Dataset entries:
● ● ● ● ● ● ●

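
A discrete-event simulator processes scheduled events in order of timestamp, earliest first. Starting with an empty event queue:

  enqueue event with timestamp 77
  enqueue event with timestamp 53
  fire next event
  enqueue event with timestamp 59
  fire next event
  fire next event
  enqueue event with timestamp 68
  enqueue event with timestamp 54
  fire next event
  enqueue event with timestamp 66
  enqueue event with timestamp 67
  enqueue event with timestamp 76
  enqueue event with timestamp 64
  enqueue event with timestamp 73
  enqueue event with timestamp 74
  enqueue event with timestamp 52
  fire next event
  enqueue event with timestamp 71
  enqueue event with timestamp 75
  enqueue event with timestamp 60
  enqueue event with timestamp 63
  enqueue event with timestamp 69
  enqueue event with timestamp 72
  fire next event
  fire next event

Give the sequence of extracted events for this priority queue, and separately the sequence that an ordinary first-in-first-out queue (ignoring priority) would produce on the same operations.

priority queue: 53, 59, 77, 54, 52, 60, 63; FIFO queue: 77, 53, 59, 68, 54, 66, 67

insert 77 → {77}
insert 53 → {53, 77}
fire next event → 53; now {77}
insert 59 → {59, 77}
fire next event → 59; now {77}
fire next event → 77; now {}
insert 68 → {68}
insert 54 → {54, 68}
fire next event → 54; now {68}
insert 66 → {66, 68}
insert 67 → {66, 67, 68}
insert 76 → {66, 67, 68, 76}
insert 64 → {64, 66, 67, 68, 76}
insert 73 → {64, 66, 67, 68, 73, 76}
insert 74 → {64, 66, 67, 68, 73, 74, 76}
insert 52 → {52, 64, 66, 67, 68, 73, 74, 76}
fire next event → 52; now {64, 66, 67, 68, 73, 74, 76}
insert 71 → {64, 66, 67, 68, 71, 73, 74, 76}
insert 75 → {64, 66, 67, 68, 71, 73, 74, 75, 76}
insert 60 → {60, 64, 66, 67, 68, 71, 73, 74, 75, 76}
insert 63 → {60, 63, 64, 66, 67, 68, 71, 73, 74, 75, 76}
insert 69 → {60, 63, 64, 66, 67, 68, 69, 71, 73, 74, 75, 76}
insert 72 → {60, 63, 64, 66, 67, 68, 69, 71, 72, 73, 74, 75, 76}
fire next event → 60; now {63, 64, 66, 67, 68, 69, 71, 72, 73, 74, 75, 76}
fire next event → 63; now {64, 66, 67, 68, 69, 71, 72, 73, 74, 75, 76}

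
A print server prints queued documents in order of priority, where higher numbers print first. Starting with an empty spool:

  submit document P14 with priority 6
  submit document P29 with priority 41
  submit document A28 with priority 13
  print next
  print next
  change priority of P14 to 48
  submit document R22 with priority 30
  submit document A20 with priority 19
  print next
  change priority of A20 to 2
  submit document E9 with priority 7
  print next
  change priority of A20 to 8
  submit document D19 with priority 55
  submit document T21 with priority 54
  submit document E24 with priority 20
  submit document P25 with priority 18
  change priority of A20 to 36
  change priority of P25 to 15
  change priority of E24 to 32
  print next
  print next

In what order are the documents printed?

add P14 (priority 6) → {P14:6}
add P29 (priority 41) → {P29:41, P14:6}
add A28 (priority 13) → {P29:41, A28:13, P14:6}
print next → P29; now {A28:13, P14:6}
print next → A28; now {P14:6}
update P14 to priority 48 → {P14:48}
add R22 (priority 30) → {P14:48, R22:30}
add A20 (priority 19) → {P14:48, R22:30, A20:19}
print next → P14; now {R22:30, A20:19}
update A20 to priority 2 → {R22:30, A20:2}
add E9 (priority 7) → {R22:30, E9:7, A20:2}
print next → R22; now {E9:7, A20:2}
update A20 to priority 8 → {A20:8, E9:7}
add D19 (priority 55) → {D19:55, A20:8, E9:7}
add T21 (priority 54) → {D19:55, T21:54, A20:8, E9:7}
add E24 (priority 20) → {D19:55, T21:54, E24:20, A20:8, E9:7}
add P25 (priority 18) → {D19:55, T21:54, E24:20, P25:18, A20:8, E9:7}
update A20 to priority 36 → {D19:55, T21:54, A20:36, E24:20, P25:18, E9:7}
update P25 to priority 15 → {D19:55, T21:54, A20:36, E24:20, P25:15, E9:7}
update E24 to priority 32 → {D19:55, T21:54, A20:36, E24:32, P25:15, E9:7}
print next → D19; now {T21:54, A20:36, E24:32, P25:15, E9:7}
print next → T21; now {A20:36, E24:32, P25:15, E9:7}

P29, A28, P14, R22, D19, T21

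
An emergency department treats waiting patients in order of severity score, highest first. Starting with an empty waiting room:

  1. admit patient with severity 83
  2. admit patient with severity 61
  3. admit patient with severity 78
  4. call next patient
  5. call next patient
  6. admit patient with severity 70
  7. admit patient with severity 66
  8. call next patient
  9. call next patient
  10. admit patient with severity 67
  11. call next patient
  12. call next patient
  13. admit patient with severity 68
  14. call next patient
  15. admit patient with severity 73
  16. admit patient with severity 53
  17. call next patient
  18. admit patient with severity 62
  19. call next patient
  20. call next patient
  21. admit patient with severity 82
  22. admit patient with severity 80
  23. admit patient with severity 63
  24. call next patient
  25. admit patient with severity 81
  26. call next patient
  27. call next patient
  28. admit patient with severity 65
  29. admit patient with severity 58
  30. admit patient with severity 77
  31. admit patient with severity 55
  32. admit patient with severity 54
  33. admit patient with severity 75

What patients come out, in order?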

● ● ● ● ● ● ●

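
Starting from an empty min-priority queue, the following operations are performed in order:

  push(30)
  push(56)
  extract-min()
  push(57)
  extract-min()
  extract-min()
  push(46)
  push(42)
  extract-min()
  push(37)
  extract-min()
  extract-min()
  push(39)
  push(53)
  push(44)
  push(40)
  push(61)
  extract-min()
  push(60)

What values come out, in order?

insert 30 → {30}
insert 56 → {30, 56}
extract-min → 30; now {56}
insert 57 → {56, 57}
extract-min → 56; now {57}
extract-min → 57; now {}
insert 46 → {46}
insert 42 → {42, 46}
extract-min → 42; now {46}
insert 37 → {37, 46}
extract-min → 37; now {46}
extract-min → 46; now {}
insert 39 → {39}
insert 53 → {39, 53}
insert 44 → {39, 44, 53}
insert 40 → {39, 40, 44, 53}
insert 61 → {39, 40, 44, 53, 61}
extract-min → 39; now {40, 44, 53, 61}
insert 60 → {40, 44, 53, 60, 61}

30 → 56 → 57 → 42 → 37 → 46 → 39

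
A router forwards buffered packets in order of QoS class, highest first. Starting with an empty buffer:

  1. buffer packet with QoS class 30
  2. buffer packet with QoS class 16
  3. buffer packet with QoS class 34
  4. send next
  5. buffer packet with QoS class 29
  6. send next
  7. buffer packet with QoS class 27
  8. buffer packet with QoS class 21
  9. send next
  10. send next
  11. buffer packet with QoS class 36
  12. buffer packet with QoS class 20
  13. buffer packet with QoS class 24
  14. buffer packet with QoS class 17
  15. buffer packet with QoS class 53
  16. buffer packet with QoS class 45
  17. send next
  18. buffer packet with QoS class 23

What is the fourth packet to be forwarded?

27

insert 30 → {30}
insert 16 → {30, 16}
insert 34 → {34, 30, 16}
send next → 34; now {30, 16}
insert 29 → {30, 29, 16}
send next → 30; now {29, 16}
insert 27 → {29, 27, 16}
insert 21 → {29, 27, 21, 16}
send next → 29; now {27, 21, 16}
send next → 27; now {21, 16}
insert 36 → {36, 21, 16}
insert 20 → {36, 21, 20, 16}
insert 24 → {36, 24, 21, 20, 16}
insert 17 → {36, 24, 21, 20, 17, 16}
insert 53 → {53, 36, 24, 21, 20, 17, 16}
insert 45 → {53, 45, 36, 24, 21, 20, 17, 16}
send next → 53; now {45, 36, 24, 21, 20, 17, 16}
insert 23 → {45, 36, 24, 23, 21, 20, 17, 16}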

● ● ● ● ● ● ●

What is required: Out of the data above, give again only the lines starting at the one holding "1. admit patient with severity 83" and ending at the one holding "33. admit patient with severity 75", unchanged.

Your response:
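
  1. admit patient with severity 83
  2. admit patient with severity 61
  3. admit patient with severity 78
  4. call next patient
  5. call next patient
  6. admit patient with severity 70
  7. admit patient with severity 66
  8. call next patient
  9. call next patient
  10. admit patient with severity 67
  11. call next patient
  12. call next patient
  13. admit patient with severity 68
  14. call next patient
  15. admit patient with severity 73
  16. admit patient with severity 53
  17. call next patient
  18. admit patient with severity 62
  19. call next patient
  20. call next patient
  21. admit patient with severity 82
  22. admit patient with severity 80
  23. admit patient with severity 63
  24. call next patient
  25. admit patient with severity 81
  26. call next patient
  27. call next patient
  28. admit patient with severity 65
  29. admit patient with severity 58
  30. admit patient with severity 77
  31. admit patient with severity 55
  32. admit patient with severity 54
  33. admit patient with severity 75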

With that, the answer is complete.